**BRIEF:** Copy every record below exactly.

**DATASET:**

....

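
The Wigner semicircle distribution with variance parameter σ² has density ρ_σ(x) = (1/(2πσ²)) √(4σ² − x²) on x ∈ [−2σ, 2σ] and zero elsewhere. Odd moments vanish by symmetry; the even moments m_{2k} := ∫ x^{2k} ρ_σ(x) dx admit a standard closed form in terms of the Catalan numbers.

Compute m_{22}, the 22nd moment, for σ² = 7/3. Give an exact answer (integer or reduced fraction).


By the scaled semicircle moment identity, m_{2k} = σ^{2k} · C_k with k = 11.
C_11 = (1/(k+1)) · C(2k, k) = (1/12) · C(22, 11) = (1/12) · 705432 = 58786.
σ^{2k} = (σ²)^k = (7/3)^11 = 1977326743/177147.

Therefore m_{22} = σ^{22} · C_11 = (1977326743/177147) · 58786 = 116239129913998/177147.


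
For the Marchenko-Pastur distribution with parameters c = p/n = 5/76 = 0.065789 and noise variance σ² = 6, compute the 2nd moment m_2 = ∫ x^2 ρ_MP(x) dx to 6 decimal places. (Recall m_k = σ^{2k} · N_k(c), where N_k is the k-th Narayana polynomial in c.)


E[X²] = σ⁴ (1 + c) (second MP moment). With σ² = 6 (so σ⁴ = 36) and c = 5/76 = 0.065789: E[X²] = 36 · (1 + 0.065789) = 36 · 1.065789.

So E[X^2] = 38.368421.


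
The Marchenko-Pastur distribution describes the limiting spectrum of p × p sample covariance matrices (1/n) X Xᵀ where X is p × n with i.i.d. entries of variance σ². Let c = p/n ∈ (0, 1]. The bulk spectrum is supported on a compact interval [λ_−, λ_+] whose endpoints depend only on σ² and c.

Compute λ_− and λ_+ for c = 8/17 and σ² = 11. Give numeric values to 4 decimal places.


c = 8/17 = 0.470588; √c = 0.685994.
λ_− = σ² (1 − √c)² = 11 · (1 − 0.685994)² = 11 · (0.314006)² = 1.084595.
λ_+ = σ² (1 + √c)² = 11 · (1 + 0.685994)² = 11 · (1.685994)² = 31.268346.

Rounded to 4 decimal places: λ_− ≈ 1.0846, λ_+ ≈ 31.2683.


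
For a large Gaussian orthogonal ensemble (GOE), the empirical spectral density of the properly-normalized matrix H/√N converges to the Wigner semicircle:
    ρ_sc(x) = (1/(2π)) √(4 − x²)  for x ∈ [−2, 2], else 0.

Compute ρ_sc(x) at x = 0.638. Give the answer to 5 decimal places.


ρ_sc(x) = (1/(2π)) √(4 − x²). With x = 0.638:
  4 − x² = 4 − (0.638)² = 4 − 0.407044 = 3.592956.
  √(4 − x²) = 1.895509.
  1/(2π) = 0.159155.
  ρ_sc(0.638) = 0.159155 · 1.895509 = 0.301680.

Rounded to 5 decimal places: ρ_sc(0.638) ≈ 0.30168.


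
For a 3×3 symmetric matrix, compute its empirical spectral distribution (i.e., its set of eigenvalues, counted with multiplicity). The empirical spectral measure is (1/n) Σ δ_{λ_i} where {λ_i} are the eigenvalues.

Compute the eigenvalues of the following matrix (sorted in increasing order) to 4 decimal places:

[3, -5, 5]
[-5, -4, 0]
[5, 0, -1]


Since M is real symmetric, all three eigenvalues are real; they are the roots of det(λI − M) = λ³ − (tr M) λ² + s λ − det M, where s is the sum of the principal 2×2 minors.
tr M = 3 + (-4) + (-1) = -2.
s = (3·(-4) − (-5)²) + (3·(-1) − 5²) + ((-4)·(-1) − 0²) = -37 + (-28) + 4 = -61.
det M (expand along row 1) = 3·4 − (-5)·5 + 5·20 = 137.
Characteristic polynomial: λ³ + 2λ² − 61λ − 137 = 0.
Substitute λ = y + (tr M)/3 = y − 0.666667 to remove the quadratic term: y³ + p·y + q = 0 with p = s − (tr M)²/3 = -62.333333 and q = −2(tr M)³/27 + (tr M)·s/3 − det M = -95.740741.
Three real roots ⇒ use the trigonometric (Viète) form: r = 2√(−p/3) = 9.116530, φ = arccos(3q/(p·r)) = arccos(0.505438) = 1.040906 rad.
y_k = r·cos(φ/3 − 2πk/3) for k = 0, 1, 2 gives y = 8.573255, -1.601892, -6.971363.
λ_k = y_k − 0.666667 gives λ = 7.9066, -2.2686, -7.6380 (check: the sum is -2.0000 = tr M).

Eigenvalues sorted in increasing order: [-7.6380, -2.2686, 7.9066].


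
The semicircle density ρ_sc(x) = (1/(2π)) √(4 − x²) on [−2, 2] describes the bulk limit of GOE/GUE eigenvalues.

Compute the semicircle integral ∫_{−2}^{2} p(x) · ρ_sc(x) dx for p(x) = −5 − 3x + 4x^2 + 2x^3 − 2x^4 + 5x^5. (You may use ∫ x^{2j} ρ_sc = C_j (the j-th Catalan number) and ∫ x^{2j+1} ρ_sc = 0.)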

....

**YOUR RESPONSE:**
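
The Wigner semicircle distribution with variance parameter σ² has density ρ_σ(x) = (1/(2πσ²)) √(4σ² − x²) on x ∈ [−2σ, 2σ] and zero elsewhere. Odd moments vanish by symmetry; the even moments m_{2k} := ∫ x^{2k} ρ_σ(x) dx admit a standard closed form in terms of the Catalan numbers.

Compute m_{22}, the 22nd moment, for σ² = 7/3. Give an exact answer (integer or reduced fraction).


By the scaled semicircle moment identity, m_{2k} = σ^{2k} · C_k with k = 11.
C_11 = (1/(k+1)) · C(2k, k) = (1/12) · C(22, 11) = (1/12) · 705432 = 58786.
σ^{2k} = (σ²)^k = (7/3)^11 = 1977326743/177147.

Therefore m_{22} = σ^{22} · C_11 = (1977326743/177147) · 58786 = 116239129913998/177147.


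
For the Marchenko-Pastur distribution with parameters c = p/n = 5/76 = 0.065789 and noise variance σ² = 6, compute the 2nd moment m_2 = ∫ x^2 ρ_MP(x) dx to 6 decimal places. (Recall m_k = σ^{2k} · N_k(c), where N_k is the k-th Narayana polynomial in c.)


E[X²] = σ⁴ (1 + c) (second MP moment). With σ² = 6 (so σ⁴ = 36) and c = 5/76 = 0.065789: E[X²] = 36 · (1 + 0.065789) = 36 · 1.065789.

So E[X^2] = 38.368421.


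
The Marchenko-Pastur distribution describes the limiting spectrum of p × p sample covariance matrices (1/n) X Xᵀ where X is p × n with i.i.d. entries of variance σ². Let c = p/n ∈ (0, 1]. The bulk spectrum is supported on a compact interval [λ_−, λ_+] whose endpoints depend only on σ² and c.

Compute λ_− and λ_+ for c = 8/17 and σ² = 11. Give numeric values to 4 decimal places.


c = 8/17 = 0.470588; √c = 0.685994.
λ_− = σ² (1 − √c)² = 11 · (1 − 0.685994)² = 11 · (0.314006)² = 1.084595.
λ_+ = σ² (1 + √c)² = 11 · (1 + 0.685994)² = 11 · (1.685994)² = 31.268346.

Rounded to 4 decimal places: λ_− ≈ 1.0846, λ_+ ≈ 31.2683.


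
For a large Gaussian orthogonal ensemble (GOE), the empirical spectral density of the properly-normalized matrix H/√N converges to the Wigner semicircle:
    ρ_sc(x) = (1/(2π)) √(4 − x²)  for x ∈ [−2, 2], else 0.

Compute ρ_sc(x) at x = 0.638. Give the answer to 5 decimal places.


ρ_sc(x) = (1/(2π)) √(4 − x²). With x = 0.638:
  4 − x² = 4 − (0.638)² = 4 − 0.407044 = 3.592956.
  √(4 − x²) = 1.895509.
  1/(2π) = 0.159155.
  ρ_sc(0.638) = 0.159155 · 1.895509 = 0.301680.

Rounded to 5 decimal places: ρ_sc(0.638) ≈ 0.30168.


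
For a 3×3 symmetric matrix, compute its empirical spectral distribution (i.e., its set of eigenvalues, counted with multiplicity). The empirical spectral measure is (1/n) Σ δ_{λ_i} where {λ_i} are the eigenvalues.

Compute the eigenvalues of the following matrix (sorted in increasing order) to 4 decimal places:

[3, -5, 5]
[-5, -4, 0]
[5, 0, -1]


Since M is real symmetric, all three eigenvalues are real; they are the roots of det(λI − M) = λ³ − (tr M) λ² + s λ − det M, where s is the sum of the principal 2×2 minors.
tr M = 3 + (-4) + (-1) = -2.
s = (3·(-4) − (-5)²) + (3·(-1) − 5²) + ((-4)·(-1) − 0²) = -37 + (-28) + 4 = -61.
det M (expand along row 1) = 3·4 − (-5)·5 + 5·20 = 137.
Characteristic polynomial: λ³ + 2λ² − 61λ − 137 = 0.
Substitute λ = y + (tr M)/3 = y − 0.666667 to remove the quadratic term: y³ + p·y + q = 0 with p = s − (tr M)²/3 = -62.333333 and q = −2(tr M)³/27 + (tr M)·s/3 − det M = -95.740741.
Three real roots ⇒ use the trigonometric (Viète) form: r = 2√(−p/3) = 9.116530, φ = arccos(3q/(p·r)) = arccos(0.505438) = 1.040906 rad.
y_k = r·cos(φ/3 − 2πk/3) for k = 0, 1, 2 gives y = 8.573255, -1.601892, -6.971363.
λ_k = y_k − 0.666667 gives λ = 7.9066, -2.2686, -7.6380 (check: the sum is -2.0000 = tr M).

Eigenvalues sorted in increasing order: [-7.6380, -2.2686, 7.9066].


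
The semicircle density ρ_sc(x) = (1/(2π)) √(4 − x²) on [−2, 2] describes the bulk limit of GOE/GUE eigenvalues.

Compute the semicircle integral ∫_{−2}^{2} p(x) · ρ_sc(x) dx for p(x) = −5 − 3x + 4x^2 + 2x^3 − 2x^4 + 5x^5. (You may use ∫ x^{2j} ρ_sc = C_j (the j-th Catalan number) and ∫ x^{2j+1} ρ_sc = 0.)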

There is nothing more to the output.